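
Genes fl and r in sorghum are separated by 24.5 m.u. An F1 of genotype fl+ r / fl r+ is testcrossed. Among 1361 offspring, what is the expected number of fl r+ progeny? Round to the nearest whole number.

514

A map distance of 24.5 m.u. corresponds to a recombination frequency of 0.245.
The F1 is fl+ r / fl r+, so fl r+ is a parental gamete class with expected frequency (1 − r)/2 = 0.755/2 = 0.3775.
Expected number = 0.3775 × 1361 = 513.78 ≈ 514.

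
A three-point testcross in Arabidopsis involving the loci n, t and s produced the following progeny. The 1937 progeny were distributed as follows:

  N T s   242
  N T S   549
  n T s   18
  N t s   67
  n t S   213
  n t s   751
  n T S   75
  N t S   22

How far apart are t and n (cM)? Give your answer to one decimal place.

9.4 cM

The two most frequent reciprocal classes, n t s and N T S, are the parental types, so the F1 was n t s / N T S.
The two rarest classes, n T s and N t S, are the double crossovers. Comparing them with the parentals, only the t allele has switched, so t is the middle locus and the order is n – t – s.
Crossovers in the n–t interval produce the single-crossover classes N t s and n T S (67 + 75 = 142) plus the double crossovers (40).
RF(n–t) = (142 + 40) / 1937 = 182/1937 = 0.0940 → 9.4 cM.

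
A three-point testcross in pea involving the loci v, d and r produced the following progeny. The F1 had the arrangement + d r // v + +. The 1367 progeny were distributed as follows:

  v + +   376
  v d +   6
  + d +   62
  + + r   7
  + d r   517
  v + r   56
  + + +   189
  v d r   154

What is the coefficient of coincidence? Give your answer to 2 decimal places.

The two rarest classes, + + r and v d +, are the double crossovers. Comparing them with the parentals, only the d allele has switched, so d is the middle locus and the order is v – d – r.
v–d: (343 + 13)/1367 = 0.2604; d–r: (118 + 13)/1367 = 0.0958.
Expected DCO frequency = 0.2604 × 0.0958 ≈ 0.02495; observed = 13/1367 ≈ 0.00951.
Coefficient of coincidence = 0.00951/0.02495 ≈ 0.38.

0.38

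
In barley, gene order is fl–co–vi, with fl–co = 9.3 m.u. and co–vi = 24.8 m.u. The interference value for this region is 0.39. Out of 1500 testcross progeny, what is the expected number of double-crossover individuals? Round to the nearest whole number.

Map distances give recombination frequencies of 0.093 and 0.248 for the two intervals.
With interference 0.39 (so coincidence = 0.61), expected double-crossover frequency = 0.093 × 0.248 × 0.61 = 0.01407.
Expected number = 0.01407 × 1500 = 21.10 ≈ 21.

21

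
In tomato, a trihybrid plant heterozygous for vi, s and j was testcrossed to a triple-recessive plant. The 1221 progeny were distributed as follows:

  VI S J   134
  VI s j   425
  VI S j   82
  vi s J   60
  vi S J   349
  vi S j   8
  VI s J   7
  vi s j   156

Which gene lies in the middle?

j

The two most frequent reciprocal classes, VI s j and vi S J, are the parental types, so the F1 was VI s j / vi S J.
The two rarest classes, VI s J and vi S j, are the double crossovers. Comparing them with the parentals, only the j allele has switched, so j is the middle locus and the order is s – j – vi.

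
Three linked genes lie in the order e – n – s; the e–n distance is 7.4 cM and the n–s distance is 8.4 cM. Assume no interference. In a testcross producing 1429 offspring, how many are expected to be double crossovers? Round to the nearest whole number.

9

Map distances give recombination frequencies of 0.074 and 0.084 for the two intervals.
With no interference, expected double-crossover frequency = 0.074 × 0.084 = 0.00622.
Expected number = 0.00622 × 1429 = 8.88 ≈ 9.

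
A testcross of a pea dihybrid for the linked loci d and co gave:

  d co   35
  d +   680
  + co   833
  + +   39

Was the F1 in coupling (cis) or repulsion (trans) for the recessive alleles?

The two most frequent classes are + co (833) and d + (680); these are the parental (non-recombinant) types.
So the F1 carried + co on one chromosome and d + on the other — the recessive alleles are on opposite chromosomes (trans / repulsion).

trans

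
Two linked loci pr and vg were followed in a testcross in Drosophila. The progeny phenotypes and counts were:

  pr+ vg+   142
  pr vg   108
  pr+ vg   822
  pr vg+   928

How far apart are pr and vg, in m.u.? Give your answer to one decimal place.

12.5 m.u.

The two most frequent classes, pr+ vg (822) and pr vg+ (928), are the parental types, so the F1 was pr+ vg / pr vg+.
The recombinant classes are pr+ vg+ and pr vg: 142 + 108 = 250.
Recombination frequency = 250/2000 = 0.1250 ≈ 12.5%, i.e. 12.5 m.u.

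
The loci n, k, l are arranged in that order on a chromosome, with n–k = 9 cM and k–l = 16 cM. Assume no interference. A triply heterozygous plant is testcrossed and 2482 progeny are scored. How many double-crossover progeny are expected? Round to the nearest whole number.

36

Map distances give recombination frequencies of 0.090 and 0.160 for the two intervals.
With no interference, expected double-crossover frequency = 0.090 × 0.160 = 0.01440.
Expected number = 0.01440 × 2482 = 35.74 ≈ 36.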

◇ ◇ ◇ ◇ ◇

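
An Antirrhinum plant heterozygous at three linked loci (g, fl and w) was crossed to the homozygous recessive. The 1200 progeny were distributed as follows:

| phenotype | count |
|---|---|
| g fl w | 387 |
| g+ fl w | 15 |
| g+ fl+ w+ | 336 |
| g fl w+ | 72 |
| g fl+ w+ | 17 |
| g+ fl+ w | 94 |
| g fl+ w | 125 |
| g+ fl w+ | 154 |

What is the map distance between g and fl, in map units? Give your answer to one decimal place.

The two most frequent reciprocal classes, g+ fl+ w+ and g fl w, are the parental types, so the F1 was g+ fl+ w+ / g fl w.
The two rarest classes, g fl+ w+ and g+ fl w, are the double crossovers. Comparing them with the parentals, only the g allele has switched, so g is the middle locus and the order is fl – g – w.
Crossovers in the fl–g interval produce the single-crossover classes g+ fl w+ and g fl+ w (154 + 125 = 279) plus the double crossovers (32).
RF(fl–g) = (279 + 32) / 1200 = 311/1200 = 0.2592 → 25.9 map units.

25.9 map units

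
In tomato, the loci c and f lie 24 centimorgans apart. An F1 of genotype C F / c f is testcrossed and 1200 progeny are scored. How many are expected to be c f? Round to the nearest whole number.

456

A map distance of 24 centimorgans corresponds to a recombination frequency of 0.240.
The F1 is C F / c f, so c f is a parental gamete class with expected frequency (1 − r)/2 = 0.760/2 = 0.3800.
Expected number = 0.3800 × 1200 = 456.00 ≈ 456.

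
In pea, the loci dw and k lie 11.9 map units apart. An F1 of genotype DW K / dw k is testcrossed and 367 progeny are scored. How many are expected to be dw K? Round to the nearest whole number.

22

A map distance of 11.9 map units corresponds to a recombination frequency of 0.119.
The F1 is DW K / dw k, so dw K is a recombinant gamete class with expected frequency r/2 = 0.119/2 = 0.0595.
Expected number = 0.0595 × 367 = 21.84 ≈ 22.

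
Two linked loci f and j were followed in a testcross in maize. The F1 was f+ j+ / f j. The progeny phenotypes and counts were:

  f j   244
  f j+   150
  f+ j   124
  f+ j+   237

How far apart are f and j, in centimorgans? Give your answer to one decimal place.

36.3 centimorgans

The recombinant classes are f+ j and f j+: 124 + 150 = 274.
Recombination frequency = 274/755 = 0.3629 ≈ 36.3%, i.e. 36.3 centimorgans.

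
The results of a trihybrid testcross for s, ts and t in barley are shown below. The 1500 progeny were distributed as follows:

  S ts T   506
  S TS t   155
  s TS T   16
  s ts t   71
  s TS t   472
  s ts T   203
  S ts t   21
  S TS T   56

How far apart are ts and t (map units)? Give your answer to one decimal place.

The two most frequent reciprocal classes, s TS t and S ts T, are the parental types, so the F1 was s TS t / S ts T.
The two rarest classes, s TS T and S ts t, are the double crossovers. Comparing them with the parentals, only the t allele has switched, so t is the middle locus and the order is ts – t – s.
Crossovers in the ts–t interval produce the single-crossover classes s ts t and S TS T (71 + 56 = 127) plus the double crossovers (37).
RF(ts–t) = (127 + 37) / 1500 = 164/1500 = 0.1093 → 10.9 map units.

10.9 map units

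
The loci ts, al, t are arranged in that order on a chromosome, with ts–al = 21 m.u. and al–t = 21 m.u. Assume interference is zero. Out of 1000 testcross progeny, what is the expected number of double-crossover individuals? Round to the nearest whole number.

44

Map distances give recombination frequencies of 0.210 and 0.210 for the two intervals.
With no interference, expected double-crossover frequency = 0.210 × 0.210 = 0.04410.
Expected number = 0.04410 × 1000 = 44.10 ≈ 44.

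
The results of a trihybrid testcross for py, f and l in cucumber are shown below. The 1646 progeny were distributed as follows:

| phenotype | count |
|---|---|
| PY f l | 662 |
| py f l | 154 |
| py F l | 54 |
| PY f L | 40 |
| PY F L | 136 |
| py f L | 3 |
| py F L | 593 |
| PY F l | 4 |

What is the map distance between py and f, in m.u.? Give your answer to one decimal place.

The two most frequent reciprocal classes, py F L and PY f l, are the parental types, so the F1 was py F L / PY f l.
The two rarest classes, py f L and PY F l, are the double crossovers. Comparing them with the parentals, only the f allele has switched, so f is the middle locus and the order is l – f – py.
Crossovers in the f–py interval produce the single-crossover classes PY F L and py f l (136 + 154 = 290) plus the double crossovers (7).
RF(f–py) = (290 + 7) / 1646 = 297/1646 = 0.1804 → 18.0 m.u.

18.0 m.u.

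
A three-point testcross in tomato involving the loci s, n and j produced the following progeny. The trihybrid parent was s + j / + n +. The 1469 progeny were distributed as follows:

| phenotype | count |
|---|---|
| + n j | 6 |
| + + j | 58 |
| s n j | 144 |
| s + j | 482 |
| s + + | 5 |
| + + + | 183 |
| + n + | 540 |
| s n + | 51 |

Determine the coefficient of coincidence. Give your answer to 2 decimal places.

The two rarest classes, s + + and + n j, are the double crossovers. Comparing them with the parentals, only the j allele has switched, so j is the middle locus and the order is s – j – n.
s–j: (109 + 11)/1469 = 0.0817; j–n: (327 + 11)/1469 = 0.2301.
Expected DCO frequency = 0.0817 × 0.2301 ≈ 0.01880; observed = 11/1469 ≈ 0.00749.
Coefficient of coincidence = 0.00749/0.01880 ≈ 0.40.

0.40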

◇ ◇ ◇ ◇ ◇

Go through the records above and return each line in which the word "point" occurs.

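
A three-point testcross in Arabidopsis involving the loci n, t and s produced the following progeny. The 1937 progeny were distributed as follows:
A three-point testcross in pea involving the loci v, d and r produced the following progeny. The F1 had the arrangement + d r // v + +. The 1367 progeny were distributed as follows:
A three-point testcross in tomato involving the loci s, n and j produced the following progeny. The trihybrid parent was s + j / + n +. The 1469 progeny were distributed as follows: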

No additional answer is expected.